EXERCISE DETAILS
All lines in the entries below that hold "data" make up the answer.
(EXERCISE INPUTS begins)
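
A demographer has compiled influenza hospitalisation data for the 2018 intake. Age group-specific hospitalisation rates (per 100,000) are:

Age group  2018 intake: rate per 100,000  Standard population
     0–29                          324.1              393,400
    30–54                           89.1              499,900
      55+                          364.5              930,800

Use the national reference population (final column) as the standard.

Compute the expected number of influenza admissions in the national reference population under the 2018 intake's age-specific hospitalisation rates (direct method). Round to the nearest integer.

5113

Expected influenza admissions = Σ (standard pop × age-specific rate ÷ 100,000)
= 393,400×324.1/100,000 + 499,900×89.1/100,000 + 930,800×364.5/100,000
= 1275.01 + 445.41 + 3392.77 = 5113.19.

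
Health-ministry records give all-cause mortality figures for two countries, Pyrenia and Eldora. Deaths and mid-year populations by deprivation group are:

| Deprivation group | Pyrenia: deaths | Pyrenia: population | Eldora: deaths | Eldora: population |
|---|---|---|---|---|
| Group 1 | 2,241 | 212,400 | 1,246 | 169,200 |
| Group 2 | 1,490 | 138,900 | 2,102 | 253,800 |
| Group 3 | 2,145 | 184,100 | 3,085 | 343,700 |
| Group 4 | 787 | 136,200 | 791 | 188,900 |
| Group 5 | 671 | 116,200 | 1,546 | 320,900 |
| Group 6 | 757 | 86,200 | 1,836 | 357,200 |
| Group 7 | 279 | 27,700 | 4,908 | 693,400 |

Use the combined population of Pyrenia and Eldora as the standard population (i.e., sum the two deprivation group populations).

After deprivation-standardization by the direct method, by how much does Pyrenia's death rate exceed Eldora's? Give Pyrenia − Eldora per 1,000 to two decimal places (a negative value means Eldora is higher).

2.57

Deprivation-specific rates per 1,000 for Pyrenia: 10.551, 10.727, 11.651, 5.778, 5.775, 8.782, 10.072.
For Eldora: 7.364, 8.282, 8.976, 4.187, 4.818, 5.140, 7.078.
Combined standard total = 3,228,800; weights = 0.1182, 0.1216, 0.1635, 0.1007, 0.1354, 0.1373, 0.2233.
Pyrenia: 0.1182×10.551 + 0.1216×10.727 + 0.1635×11.651 + 0.1007×5.778 + 0.1354×5.775 + 0.1373×8.782 + 0.2233×10.072 = 9.2752 per 1,000.
Eldora: 0.1182×7.364 + 0.1216×8.282 + 0.1635×8.976 + 0.1007×4.187 + 0.1354×4.818 + 0.1373×5.140 + 0.2233×7.078 = 6.7054 per 1,000.
Difference = 9.2752 − 6.7054 = 2.5699.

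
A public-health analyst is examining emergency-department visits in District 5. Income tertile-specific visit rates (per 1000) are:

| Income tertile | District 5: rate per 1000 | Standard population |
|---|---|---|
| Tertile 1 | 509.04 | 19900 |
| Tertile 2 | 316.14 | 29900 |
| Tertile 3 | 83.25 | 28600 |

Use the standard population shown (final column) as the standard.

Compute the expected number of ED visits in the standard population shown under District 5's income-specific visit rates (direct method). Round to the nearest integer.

Expected ED visits = Σ (standard pop × income-specific rate ÷ 1000)
= 19900×509.04/1000 + 29900×316.14/1000 + 28600×83.25/1000
= 10129.90 + 9452.59 + 2380.95 = 21963.43.

21963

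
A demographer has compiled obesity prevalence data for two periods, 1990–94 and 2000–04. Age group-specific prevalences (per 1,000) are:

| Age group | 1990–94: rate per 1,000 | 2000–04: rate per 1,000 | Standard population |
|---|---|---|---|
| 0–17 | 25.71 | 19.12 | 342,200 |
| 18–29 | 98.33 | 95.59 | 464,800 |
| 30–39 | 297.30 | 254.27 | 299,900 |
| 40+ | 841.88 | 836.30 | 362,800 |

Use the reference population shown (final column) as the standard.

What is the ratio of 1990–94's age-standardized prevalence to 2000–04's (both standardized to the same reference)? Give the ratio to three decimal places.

1.043

Standard total = 1,469,700; weights = 0.2328, 0.3163, 0.2041, 0.2469.
1990–94: 0.2328×25.71 + 0.3163×98.33 + 0.2041×297.30 + 0.2469×841.88 = 305.5699 per 1,000.
2000–04: 0.2328×19.12 + 0.3163×95.59 + 0.2041×254.27 + 0.2469×836.30 = 293.0110 per 1,000.
Ratio = 305.5699 ÷ 293.0110 = 1.04286.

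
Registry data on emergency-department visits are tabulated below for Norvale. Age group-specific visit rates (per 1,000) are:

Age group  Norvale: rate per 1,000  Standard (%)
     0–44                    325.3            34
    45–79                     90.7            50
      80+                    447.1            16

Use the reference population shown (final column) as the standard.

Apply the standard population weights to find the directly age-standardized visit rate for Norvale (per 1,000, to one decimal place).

Standard weights: 0.34, 0.50, 0.16.
Standardized rate: 0.3400×325.3 + 0.5000×90.7 + 0.1600×447.1 = 227.4880 per 1,000.

227.5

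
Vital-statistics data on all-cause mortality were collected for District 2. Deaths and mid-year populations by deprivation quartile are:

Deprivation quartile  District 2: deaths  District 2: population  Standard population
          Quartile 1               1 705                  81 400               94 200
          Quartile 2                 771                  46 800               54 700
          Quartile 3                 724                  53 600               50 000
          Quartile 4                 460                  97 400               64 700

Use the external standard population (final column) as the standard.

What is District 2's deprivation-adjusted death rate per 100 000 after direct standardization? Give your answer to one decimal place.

1462.5

Deprivation-specific rates per 100 000 for District 2: 2094.59, 1647.44, 1350.75, 472.28.
Standard total = 263 600; weights = 0.3574, 0.2075, 0.1897, 0.2454.
Standardized rate: 0.3574×2094.59 + 0.2075×1647.44 + 0.1897×1350.75 + 0.2454×472.28 = 1462.5164 per 100 000.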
(EXERCISE INPUTS ends)
FINISHED EXERCISE
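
A demographer has compiled influenza hospitalisation data for the 2018 intake. Age group-specific hospitalisation rates (per 100,000) are:
A demographer has compiled obesity prevalence data for two periods, 1990–94 and 2000–04. Age group-specific prevalences (per 1,000) are:
Registry data on emergency-department visits are tabulated below for Norvale. Age group-specific visit rates (per 1,000) are:
Vital-statistics data on all-cause mortality were collected for District 2. Deaths and mid-year populations by deprivation quartile are: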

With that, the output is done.